━━━ Stored data ━━━
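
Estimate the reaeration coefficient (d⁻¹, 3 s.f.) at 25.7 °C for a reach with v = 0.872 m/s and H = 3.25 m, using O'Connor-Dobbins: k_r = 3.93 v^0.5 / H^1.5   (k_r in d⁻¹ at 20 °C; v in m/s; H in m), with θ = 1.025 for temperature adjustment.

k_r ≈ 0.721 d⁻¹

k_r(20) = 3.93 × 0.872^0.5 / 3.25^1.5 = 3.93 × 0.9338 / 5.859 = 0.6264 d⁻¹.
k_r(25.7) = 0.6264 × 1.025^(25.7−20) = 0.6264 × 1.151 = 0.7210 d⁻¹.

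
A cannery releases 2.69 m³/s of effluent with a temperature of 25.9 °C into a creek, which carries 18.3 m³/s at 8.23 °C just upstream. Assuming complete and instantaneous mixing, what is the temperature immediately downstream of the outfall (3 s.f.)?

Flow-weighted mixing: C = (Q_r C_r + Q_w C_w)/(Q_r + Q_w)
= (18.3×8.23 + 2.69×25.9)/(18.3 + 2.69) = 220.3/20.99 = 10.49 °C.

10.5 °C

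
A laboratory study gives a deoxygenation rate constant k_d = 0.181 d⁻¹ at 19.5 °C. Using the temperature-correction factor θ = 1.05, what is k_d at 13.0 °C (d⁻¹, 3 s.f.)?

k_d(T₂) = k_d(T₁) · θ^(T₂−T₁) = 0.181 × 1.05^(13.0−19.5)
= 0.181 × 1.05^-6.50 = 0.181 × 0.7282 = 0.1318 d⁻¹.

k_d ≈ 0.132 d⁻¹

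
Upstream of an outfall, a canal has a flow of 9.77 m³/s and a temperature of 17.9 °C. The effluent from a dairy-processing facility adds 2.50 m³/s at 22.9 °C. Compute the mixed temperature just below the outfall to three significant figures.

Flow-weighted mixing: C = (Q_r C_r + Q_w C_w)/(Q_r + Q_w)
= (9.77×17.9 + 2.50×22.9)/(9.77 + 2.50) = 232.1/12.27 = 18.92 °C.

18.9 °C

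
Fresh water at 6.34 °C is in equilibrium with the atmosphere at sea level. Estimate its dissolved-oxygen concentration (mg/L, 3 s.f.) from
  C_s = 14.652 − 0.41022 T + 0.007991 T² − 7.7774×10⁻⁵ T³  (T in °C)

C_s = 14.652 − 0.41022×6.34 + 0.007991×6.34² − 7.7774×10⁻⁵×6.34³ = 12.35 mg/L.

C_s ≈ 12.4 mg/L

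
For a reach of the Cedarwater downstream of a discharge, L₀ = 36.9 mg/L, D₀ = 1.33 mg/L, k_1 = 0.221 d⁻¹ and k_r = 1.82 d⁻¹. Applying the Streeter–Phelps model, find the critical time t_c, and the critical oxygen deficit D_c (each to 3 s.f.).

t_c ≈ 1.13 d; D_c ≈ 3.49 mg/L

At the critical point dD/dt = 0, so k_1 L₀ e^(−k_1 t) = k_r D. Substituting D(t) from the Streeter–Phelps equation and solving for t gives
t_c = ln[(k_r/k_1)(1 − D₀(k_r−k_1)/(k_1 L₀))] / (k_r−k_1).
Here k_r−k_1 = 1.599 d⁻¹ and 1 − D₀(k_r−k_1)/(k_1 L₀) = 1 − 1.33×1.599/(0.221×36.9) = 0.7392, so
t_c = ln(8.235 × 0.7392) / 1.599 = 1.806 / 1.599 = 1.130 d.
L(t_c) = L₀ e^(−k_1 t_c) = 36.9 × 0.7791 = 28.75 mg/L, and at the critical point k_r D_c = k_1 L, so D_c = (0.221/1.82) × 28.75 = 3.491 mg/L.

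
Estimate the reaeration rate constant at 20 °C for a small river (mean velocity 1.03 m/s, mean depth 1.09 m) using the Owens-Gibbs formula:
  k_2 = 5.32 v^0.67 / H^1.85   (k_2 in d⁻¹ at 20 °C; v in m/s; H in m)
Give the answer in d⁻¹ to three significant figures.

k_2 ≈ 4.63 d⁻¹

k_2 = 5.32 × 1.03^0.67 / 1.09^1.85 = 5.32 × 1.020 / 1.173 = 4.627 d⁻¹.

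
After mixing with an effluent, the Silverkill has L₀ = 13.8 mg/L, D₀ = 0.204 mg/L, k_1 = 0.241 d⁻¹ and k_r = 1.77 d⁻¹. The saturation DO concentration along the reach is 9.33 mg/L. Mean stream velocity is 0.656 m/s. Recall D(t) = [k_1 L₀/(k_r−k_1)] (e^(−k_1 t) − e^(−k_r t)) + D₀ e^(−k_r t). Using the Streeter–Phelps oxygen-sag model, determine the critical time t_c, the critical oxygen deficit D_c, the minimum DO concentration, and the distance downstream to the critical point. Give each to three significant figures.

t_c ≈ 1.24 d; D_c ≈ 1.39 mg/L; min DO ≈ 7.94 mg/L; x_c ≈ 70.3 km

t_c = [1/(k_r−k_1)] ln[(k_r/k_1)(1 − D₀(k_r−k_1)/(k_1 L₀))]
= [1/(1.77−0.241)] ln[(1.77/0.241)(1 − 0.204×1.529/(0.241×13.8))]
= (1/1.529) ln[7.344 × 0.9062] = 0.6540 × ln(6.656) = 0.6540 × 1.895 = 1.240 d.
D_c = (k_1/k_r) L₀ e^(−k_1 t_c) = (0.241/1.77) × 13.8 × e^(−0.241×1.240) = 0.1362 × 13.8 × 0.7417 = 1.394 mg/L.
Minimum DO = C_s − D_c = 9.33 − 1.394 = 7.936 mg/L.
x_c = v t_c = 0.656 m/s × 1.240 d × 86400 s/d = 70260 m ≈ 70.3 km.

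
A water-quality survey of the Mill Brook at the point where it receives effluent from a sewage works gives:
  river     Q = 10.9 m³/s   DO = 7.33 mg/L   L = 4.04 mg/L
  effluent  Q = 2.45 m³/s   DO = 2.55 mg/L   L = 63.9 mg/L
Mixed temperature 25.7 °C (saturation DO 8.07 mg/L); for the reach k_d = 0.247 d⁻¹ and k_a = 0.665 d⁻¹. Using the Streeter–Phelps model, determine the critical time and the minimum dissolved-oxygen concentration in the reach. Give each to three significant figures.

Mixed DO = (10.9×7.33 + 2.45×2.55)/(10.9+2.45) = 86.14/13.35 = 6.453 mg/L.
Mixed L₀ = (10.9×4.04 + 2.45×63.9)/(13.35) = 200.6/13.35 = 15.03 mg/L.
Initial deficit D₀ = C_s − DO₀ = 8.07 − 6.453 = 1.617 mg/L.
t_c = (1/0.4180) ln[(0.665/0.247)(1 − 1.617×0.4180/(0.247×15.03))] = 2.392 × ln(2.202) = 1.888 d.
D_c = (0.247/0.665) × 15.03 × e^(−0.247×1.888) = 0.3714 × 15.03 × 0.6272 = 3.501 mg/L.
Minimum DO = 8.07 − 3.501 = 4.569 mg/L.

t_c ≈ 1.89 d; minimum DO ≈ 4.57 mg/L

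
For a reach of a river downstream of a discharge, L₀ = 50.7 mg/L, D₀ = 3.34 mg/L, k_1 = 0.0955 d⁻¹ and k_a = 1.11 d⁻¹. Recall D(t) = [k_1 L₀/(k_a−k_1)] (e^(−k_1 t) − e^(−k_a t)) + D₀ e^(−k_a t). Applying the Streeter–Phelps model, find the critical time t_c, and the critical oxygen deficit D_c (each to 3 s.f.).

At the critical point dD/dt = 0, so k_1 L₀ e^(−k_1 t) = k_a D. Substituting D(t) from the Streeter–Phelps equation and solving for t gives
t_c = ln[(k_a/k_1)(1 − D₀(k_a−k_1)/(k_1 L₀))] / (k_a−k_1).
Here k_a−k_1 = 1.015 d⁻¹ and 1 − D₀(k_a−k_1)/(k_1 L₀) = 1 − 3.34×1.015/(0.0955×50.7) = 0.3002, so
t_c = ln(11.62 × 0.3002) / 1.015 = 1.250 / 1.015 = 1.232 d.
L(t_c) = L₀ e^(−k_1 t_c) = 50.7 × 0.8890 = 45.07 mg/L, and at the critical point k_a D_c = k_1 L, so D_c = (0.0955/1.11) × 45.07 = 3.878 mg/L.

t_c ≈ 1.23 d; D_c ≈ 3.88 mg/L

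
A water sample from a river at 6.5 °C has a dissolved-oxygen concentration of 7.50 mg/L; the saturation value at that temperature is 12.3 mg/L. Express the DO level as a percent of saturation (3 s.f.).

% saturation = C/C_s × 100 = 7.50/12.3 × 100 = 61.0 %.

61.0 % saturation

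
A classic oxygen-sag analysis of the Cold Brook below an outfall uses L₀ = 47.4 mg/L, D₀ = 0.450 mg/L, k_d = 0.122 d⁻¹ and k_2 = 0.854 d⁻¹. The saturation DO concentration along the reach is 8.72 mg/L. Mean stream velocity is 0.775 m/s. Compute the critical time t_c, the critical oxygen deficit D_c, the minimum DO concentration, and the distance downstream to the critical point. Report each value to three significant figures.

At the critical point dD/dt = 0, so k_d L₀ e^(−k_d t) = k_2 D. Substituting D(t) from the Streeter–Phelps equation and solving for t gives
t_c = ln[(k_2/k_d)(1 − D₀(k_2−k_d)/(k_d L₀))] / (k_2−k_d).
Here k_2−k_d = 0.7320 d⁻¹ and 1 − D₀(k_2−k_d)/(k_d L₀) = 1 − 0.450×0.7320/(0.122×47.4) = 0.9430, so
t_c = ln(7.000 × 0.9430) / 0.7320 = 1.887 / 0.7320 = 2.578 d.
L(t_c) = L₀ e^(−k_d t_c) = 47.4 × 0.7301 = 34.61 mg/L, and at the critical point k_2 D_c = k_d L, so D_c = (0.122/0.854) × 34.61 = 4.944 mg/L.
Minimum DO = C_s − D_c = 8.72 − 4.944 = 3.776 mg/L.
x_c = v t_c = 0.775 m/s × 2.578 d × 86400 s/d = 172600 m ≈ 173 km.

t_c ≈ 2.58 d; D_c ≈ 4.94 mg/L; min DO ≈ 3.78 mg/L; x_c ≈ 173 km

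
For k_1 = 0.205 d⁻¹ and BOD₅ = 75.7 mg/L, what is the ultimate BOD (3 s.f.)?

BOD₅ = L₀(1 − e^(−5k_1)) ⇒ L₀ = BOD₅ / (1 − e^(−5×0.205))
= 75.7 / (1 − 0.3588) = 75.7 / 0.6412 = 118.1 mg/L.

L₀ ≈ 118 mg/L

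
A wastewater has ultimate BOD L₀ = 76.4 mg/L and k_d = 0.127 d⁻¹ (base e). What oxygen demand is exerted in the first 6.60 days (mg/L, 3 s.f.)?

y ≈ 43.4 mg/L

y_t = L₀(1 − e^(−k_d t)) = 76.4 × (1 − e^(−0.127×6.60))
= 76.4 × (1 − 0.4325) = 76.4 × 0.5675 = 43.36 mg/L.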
━━━
◆ **Exercise instructions**
Would you print, exactly as written, every line above from the one holding "A water-quality survey" through the one holding "L = 63.9 mg/L", with both included and no other lines?

◆ **Response**
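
A water-quality survey of the Mill Brook at the point where it receives effluent from a sewage works gives:
  river     Q = 10.9 m³/s   DO = 7.33 mg/L   L = 4.04 mg/L
  effluent  Q = 2.45 m³/s   DO = 2.55 mg/L   L = 63.9 mg/L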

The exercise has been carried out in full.